§ ABOUT THIS EXERCISE: Reproduce every record exactly as given.

(Stored data)
◇ ◇ ◇ ◇ ◇ ◇ ◇
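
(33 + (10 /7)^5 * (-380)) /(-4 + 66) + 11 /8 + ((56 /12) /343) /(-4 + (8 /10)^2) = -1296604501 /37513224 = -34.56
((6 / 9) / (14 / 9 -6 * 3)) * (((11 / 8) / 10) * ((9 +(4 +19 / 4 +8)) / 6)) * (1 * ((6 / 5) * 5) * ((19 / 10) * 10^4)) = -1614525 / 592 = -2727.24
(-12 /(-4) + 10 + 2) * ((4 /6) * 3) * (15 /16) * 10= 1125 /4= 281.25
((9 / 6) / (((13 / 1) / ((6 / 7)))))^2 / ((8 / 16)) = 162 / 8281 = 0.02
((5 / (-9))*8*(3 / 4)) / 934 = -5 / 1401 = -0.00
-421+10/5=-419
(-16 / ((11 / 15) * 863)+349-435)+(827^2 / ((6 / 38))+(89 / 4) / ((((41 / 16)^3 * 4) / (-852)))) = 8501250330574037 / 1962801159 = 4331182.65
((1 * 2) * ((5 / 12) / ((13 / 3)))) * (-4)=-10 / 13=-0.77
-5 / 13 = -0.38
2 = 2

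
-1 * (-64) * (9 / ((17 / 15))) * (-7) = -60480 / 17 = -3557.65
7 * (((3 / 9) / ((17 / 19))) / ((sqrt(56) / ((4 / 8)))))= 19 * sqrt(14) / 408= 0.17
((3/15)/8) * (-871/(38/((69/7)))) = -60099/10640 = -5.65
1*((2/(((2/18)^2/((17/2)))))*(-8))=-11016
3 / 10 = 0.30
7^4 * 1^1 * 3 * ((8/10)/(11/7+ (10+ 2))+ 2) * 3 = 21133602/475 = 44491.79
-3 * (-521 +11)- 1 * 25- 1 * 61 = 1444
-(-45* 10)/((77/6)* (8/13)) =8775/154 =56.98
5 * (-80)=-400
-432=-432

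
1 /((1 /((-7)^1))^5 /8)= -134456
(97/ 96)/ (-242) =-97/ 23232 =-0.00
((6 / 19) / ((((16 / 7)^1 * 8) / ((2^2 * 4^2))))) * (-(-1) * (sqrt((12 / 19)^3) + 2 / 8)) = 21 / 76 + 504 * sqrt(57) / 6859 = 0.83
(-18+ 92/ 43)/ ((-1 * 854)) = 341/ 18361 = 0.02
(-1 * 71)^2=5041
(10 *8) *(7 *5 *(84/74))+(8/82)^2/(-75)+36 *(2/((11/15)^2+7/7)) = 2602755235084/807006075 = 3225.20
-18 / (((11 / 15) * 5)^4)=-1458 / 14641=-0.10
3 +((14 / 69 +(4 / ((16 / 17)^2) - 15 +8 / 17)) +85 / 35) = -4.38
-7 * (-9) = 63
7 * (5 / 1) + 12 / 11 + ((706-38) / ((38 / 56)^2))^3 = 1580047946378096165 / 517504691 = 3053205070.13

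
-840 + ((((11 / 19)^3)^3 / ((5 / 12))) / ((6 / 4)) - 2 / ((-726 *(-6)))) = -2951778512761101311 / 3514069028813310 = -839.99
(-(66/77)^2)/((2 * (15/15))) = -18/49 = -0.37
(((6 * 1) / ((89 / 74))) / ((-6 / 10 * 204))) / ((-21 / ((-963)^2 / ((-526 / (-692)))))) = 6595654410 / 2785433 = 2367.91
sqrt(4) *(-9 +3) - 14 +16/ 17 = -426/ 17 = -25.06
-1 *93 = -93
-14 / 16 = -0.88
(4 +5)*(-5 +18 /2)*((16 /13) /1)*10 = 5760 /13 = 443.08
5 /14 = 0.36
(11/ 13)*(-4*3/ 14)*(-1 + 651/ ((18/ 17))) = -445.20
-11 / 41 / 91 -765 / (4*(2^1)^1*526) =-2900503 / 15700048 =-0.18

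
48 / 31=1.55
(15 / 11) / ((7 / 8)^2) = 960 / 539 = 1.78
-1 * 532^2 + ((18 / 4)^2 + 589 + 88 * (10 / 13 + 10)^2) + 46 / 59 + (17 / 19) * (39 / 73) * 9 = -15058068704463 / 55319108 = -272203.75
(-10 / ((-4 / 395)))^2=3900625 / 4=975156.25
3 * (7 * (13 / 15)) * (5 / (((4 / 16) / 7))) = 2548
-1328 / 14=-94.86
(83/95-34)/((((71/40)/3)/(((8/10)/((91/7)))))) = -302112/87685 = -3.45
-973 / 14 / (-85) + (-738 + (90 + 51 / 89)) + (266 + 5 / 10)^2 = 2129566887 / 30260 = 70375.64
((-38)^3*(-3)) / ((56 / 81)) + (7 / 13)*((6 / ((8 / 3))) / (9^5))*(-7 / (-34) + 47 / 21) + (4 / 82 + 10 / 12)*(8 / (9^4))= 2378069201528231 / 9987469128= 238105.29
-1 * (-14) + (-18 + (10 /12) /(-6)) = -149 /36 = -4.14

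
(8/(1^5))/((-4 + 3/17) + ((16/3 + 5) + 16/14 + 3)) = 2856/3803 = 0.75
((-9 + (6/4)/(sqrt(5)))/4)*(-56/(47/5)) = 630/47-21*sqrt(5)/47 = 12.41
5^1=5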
◇ ◇ ◇ ◇ ◇ ◇ ◇
§ YOUR SOLUTION:
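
(33 + (10 /7)^5 * (-380)) /(-4 + 66) + 11 /8 + ((56 /12) /343) /(-4 + (8 /10)^2) = -1296604501 /37513224 = -34.56
((6 / 9) / (14 / 9 -6 * 3)) * (((11 / 8) / 10) * ((9 +(4 +19 / 4 +8)) / 6)) * (1 * ((6 / 5) * 5) * ((19 / 10) * 10^4)) = -1614525 / 592 = -2727.24
(-12 /(-4) + 10 + 2) * ((4 /6) * 3) * (15 /16) * 10= 1125 /4= 281.25
((9 / 6) / (((13 / 1) / ((6 / 7)))))^2 / ((8 / 16)) = 162 / 8281 = 0.02
((5 / (-9))*8*(3 / 4)) / 934 = -5 / 1401 = -0.00
-421+10/5=-419
(-16 / ((11 / 15) * 863)+349-435)+(827^2 / ((6 / 38))+(89 / 4) / ((((41 / 16)^3 * 4) / (-852)))) = 8501250330574037 / 1962801159 = 4331182.65
((1 * 2) * ((5 / 12) / ((13 / 3)))) * (-4)=-10 / 13=-0.77
-5 / 13 = -0.38
2 = 2

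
-1 * (-64) * (9 / ((17 / 15))) * (-7) = -60480 / 17 = -3557.65
7 * (((3 / 9) / ((17 / 19))) / ((sqrt(56) / ((4 / 8)))))= 19 * sqrt(14) / 408= 0.17
((3/15)/8) * (-871/(38/((69/7)))) = -60099/10640 = -5.65
1*((2/(((2/18)^2/((17/2)))))*(-8))=-11016
3 / 10 = 0.30
7^4 * 1^1 * 3 * ((8/10)/(11/7+ (10+ 2))+ 2) * 3 = 21133602/475 = 44491.79
-3 * (-521 +11)- 1 * 25- 1 * 61 = 1444
-(-45* 10)/((77/6)* (8/13)) =8775/154 =56.98
5 * (-80)=-400
-432=-432

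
1 /((1 /((-7)^1))^5 /8)= -134456
(97/ 96)/ (-242) =-97/ 23232 =-0.00
((6 / 19) / ((((16 / 7)^1 * 8) / ((2^2 * 4^2))))) * (-(-1) * (sqrt((12 / 19)^3) + 2 / 8)) = 21 / 76 + 504 * sqrt(57) / 6859 = 0.83
(-18+ 92/ 43)/ ((-1 * 854)) = 341/ 18361 = 0.02
(-1 * 71)^2=5041
(10 *8) *(7 *5 *(84/74))+(8/82)^2/(-75)+36 *(2/((11/15)^2+7/7)) = 2602755235084/807006075 = 3225.20
-18 / (((11 / 15) * 5)^4)=-1458 / 14641=-0.10
3 +((14 / 69 +(4 / ((16 / 17)^2) - 15 +8 / 17)) +85 / 35) = -4.38
-7 * (-9) = 63
7 * (5 / 1) + 12 / 11 + ((706-38) / ((38 / 56)^2))^3 = 1580047946378096165 / 517504691 = 3053205070.13

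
-840 + ((((11 / 19)^3)^3 / ((5 / 12))) / ((6 / 4)) - 2 / ((-726 *(-6)))) = -2951778512761101311 / 3514069028813310 = -839.99
(-(66/77)^2)/((2 * (15/15))) = -18/49 = -0.37
(((6 * 1) / ((89 / 74))) / ((-6 / 10 * 204))) / ((-21 / ((-963)^2 / ((-526 / (-692)))))) = 6595654410 / 2785433 = 2367.91
sqrt(4) *(-9 +3) - 14 +16/ 17 = -426/ 17 = -25.06
-1 *93 = -93
-14 / 16 = -0.88
(4 +5)*(-5 +18 /2)*((16 /13) /1)*10 = 5760 /13 = 443.08
5 /14 = 0.36
(11/ 13)*(-4*3/ 14)*(-1 + 651/ ((18/ 17))) = -445.20
-11 / 41 / 91 -765 / (4*(2^1)^1*526) =-2900503 / 15700048 =-0.18

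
48 / 31=1.55
(15 / 11) / ((7 / 8)^2) = 960 / 539 = 1.78
-1 * 532^2 + ((18 / 4)^2 + 589 + 88 * (10 / 13 + 10)^2) + 46 / 59 + (17 / 19) * (39 / 73) * 9 = -15058068704463 / 55319108 = -272203.75
(-10 / ((-4 / 395)))^2=3900625 / 4=975156.25
3 * (7 * (13 / 15)) * (5 / (((4 / 16) / 7))) = 2548
-1328 / 14=-94.86
(83/95-34)/((((71/40)/3)/(((8/10)/((91/7)))))) = -302112/87685 = -3.45
-973 / 14 / (-85) + (-738 + (90 + 51 / 89)) + (266 + 5 / 10)^2 = 2129566887 / 30260 = 70375.64
((-38)^3*(-3)) / ((56 / 81)) + (7 / 13)*((6 / ((8 / 3))) / (9^5))*(-7 / (-34) + 47 / 21) + (4 / 82 + 10 / 12)*(8 / (9^4))= 2378069201528231 / 9987469128= 238105.29
-1 * (-14) + (-18 + (10 /12) /(-6)) = -149 /36 = -4.14

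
(8/(1^5))/((-4 + 3/17) + ((16/3 + 5) + 16/14 + 3)) = 2856/3803 = 0.75
((-9 + (6/4)/(sqrt(5)))/4)*(-56/(47/5)) = 630/47-21*sqrt(5)/47 = 12.41
5^1=5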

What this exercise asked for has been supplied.